§ **Problem statement**
Go through the entries below and copy each line containing the word "slab".
Material supplied below:
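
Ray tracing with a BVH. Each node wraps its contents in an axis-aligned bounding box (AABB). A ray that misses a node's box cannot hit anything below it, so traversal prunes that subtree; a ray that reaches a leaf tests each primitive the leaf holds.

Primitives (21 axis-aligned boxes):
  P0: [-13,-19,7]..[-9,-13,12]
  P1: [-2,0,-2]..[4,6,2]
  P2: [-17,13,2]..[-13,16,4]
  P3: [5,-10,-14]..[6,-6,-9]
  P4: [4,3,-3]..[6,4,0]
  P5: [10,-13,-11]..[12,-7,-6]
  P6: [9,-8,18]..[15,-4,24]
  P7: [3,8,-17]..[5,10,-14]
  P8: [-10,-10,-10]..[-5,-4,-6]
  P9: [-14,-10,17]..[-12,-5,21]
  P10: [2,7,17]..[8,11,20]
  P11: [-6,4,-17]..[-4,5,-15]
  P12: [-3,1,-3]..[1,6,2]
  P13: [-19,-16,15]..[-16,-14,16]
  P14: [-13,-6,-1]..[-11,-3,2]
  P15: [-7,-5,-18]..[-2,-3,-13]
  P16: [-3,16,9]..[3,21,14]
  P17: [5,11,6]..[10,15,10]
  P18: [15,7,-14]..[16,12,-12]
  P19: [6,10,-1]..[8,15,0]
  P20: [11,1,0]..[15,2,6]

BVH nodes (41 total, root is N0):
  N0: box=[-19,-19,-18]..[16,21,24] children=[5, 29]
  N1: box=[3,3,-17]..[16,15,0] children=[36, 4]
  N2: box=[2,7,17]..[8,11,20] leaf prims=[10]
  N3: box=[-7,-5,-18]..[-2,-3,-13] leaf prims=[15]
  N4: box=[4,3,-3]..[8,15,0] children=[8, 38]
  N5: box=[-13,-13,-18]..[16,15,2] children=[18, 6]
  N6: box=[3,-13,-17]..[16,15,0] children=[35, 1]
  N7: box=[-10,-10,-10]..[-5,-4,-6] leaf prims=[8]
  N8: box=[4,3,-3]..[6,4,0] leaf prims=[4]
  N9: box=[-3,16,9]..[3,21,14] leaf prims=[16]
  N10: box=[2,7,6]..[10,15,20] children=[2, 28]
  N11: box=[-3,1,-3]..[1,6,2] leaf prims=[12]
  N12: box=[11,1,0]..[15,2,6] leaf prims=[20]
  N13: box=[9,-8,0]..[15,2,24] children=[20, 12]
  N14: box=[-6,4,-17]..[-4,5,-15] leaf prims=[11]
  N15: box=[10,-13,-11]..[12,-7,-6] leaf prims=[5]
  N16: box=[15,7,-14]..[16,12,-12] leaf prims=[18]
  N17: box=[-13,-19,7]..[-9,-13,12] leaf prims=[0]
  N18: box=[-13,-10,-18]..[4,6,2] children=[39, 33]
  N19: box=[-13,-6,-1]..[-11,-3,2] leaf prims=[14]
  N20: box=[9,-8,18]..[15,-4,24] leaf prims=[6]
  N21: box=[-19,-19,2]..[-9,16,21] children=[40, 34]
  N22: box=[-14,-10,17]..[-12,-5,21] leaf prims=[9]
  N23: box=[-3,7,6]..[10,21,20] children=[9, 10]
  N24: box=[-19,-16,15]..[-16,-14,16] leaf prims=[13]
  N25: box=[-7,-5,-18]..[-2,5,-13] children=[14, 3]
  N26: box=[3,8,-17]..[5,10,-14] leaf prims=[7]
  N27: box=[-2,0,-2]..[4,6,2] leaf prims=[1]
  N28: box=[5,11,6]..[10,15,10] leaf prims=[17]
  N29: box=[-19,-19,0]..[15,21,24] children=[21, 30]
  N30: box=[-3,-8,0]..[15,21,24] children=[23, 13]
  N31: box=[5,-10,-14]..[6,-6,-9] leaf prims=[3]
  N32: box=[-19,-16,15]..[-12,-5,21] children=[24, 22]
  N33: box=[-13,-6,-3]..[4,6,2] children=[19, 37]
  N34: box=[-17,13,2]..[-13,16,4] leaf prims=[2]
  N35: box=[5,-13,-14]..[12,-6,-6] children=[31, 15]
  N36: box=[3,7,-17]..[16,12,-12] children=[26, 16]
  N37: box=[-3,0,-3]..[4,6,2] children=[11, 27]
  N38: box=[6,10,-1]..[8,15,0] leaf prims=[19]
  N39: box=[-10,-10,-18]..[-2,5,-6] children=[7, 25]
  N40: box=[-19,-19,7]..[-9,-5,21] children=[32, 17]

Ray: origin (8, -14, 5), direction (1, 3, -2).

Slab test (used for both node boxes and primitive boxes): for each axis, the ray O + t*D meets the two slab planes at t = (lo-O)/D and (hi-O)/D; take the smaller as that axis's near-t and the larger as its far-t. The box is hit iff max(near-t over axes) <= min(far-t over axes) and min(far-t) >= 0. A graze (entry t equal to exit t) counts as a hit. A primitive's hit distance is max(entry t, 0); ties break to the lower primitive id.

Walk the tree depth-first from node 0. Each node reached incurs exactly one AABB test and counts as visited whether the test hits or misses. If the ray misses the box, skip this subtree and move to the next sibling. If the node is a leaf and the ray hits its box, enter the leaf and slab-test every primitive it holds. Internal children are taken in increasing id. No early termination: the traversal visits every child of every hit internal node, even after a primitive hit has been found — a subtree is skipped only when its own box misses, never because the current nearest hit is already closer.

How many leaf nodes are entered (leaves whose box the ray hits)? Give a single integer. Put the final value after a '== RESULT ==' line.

Traverse from the root:
N0 x:[-27,8] y:[-5/3,35/3] z:[-19/2,23/2] -> hit [-5/3,8], descend [5, 29]
  N5 x:[-21,8] y:[1/3,29/3] z:[3/2,23/2] -> hit [3/2,8], descend [6, 18]
    N6 x:[-5,8] y:[1/3,29/3] z:[5/2,11] -> hit [5/2,8], descend [1, 35]
      N1 x:[-5,8] y:[17/3,29/3] z:[5/2,11] -> hit [17/3,8], descend [4, 36]
        N4 x:[-4,0] y:[17/3,29/3] z:[5/2,4] -> miss, prune
        N36 x:[-5,8] y:[7,26/3] z:[17/2,11] -> miss, prune
      N35 x:[-3,4] y:[1/3,8/3] z:[11/2,19/2] -> miss, prune
    N18 x:[-21,-4] y:[4/3,20/3] z:[3/2,23/2] -> miss, prune
  N29 x:[-27,7] y:[-5/3,35/3] z:[-19/2,5/2] -> hit [-5/3,5/2], descend [21, 30]
    N21 x:[-27,-17] y:[-5/3,10] z:[-8,3/2] -> miss, prune
    N30 x:[-11,7] y:[2,35/3] z:[-19/2,5/2] -> hit [2,5/2], descend [13, 23]
      N13 x:[1,7] y:[2,16/3] z:[-19/2,5/2] -> hit [2,5/2], descend [12, 20]
        N12 x:[3,7] y:[5,16/3] z:[-1/2,5/2] -> miss, prune
        N20 x:[1,7] y:[2,10/3] z:[-19/2,-13/2] -> miss, prune
      N23 x:[-11,2] y:[7,35/3] z:[-15/2,-1/2] -> miss, prune

Visited [0, 5, 6, 1, 4, 36, 35, 18, 29, 21, 30, 13, 12, 20, 23]. Tests: 15 box, 0 leaf. Nearest: miss.

== RESULT ==
0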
End of Material supplied.
§ **Written response**
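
Slab test (used for both node boxes and primitive boxes): for each axis, the ray O + t*D meets the two slab planes at t = (lo-O)/D and (hi-O)/D; take the smaller as that axis's near-t and the larger as its far-t. The box is hit iff max(near-t over axes) <= min(far-t over axes) and min(far-t) >= 0. A graze (entry t equal to exit t) counts as a hit. A primitive's hit distance is max(entry t, 0); ties break to the lower primitive id.
Walk the tree depth-first from node 0. Each node reached incurs exactly one AABB test and counts as visited whether the test hits or misses. If the ray misses the box, skip this subtree and move to the next sibling. If the node is a leaf and the ray hits its box, enter the leaf and slab-test every primitive it holds. Internal children are taken in increasing id. No early termination: the traversal visits every child of every hit internal node, even after a primitive hit has been found — a subtree is skipped only when its own box misses, never because the current nearest hit is already closer.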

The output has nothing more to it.